GOAL OF THE EXERCISE> Every line below is to be quoted exactly, with nothing added or dropped.

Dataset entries
* * *

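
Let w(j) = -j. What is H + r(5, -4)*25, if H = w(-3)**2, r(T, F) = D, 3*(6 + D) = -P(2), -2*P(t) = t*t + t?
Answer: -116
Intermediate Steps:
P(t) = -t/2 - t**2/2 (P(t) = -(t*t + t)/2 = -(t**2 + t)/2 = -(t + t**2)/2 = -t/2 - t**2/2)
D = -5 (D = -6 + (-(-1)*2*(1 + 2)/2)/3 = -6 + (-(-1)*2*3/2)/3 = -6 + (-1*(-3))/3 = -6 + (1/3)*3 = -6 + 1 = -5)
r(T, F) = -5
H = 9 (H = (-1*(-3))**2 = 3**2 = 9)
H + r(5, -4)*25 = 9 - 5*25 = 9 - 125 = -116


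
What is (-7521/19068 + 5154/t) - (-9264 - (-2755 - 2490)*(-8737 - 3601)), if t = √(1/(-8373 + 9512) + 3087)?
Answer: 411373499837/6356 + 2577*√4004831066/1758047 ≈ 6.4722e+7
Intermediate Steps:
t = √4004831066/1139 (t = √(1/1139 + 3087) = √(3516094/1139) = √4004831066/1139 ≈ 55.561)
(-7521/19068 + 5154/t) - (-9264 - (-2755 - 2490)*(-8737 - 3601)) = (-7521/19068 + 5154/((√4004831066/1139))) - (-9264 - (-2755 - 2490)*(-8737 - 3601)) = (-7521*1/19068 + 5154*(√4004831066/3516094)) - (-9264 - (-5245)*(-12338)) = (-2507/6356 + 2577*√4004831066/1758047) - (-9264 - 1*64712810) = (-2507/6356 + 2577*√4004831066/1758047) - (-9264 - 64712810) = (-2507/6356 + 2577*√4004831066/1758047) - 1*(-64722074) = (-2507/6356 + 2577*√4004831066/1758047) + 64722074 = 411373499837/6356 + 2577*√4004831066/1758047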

* * *

WRITTEN SOLUTION>
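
Let w(j) = -j. What is H + r(5, -4)*25, if H = w(-3)**2, r(T, F) = D, 3*(6 + D) = -P(2), -2*P(t) = t*t + t?
Answer: -116
Intermediate Steps:
P(t) = -t/2 - t**2/2 (P(t) = -(t*t + t)/2 = -(t**2 + t)/2 = -(t + t**2)/2 = -t/2 - t**2/2)
D = -5 (D = -6 + (-(-1)*2*(1 + 2)/2)/3 = -6 + (-(-1)*2*3/2)/3 = -6 + (-1*(-3))/3 = -6 + (1/3)*3 = -6 + 1 = -5)
r(T, F) = -5
H = 9 (H = (-1*(-3))**2 = 3**2 = 9)
H + r(5, -4)*25 = 9 - 5*25 = 9 - 125 = -116


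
What is (-7521/19068 + 5154/t) - (-9264 - (-2755 - 2490)*(-8737 - 3601)), if t = √(1/(-8373 + 9512) + 3087)?
Answer: 411373499837/6356 + 2577*√4004831066/1758047 ≈ 6.4722e+7
Intermediate Steps:
t = √4004831066/1139 (t = √(1/1139 + 3087) = √(3516094/1139) = √4004831066/1139 ≈ 55.561)
(-7521/19068 + 5154/t) - (-9264 - (-2755 - 2490)*(-8737 - 3601)) = (-7521/19068 + 5154/((√4004831066/1139))) - (-9264 - (-2755 - 2490)*(-8737 - 3601)) = (-7521*1/19068 + 5154*(√4004831066/3516094)) - (-9264 - (-5245)*(-12338)) = (-2507/6356 + 2577*√4004831066/1758047) - (-9264 - 1*64712810) = (-2507/6356 + 2577*√4004831066/1758047) - (-9264 - 64712810) = (-2507/6356 + 2577*√4004831066/1758047) - 1*(-64722074) = (-2507/6356 + 2577*√4004831066/1758047) + 64722074 = 411373499837/6356 + 2577*√4004831066/1758047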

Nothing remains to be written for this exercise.